## Dataset records:
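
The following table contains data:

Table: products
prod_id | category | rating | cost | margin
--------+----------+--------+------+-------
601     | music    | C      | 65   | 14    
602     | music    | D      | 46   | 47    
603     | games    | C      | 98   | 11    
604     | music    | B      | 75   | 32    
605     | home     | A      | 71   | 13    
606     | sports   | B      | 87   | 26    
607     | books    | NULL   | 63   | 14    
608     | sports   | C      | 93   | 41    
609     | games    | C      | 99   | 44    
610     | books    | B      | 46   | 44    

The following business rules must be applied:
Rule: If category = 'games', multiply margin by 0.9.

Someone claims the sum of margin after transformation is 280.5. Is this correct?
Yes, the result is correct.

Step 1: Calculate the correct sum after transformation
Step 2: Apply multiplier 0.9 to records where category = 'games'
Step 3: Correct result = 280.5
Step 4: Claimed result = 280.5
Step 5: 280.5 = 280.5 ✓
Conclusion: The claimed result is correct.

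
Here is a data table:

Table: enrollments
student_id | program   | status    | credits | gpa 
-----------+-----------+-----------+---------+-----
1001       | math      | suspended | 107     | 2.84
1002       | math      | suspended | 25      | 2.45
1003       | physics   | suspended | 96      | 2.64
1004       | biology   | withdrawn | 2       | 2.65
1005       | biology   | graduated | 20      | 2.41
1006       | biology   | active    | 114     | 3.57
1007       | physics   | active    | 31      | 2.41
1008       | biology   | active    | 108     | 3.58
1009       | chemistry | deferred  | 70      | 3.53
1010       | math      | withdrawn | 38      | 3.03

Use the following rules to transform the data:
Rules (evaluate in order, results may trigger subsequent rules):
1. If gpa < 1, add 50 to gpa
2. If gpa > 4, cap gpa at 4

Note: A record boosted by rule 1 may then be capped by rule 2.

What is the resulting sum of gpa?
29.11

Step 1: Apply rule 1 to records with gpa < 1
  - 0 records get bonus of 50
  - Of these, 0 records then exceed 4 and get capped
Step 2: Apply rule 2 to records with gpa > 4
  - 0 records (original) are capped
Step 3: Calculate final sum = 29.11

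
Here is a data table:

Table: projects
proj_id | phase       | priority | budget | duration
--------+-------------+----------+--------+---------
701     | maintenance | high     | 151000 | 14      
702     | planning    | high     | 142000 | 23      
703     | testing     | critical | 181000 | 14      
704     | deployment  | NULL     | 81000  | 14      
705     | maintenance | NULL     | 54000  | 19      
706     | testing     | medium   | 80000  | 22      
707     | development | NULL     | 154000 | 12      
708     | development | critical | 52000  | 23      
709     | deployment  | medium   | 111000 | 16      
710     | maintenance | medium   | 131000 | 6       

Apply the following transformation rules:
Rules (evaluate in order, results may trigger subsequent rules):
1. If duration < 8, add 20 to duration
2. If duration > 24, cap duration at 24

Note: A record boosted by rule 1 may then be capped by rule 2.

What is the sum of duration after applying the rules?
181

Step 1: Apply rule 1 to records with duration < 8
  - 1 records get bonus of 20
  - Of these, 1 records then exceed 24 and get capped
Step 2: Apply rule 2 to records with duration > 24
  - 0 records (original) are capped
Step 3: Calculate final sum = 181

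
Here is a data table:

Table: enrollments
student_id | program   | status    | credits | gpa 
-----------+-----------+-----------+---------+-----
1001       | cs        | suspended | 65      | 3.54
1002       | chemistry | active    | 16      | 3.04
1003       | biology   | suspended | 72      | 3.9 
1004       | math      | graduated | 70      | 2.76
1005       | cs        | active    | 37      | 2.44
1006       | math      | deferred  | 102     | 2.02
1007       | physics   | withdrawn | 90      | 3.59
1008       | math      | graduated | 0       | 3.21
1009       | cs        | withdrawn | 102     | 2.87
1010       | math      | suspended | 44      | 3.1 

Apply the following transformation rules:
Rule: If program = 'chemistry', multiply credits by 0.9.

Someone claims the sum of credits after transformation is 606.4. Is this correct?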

## To do:
Among the entries above, find the line with "2. If gpa > 4, cap gpa at 4" and the line with "maintenance | medium"; give again exactly these two lines and all lines between them.

## Task solution:
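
2. If gpa > 4, cap gpa at 4

Note: A record boosted by rule 1 may then be capped by rule 2.

What is the resulting sum of gpa?
29.11

Step 1: Apply rule 1 to records with gpa < 1
  - 0 records get bonus of 50
  - Of these, 0 records then exceed 4 and get capped
Step 2: Apply rule 2 to records with gpa > 4
  - 0 records (original) are capped
Step 3: Calculate final sum = 29.11

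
Here is a data table:

Table: projects
proj_id | phase       | priority | budget | duration
--------+-------------+----------+--------+---------
701     | maintenance | high     | 151000 | 14      
702     | planning    | high     | 142000 | 23      
703     | testing     | critical | 181000 | 14      
704     | deployment  | NULL     | 81000  | 14      
705     | maintenance | NULL     | 54000  | 19      
706     | testing     | medium   | 80000  | 22      
707     | development | NULL     | 154000 | 12      
708     | development | critical | 52000  | 23      
709     | deployment  | medium   | 111000 | 16      
710     | maintenance | medium   | 131000 | 6       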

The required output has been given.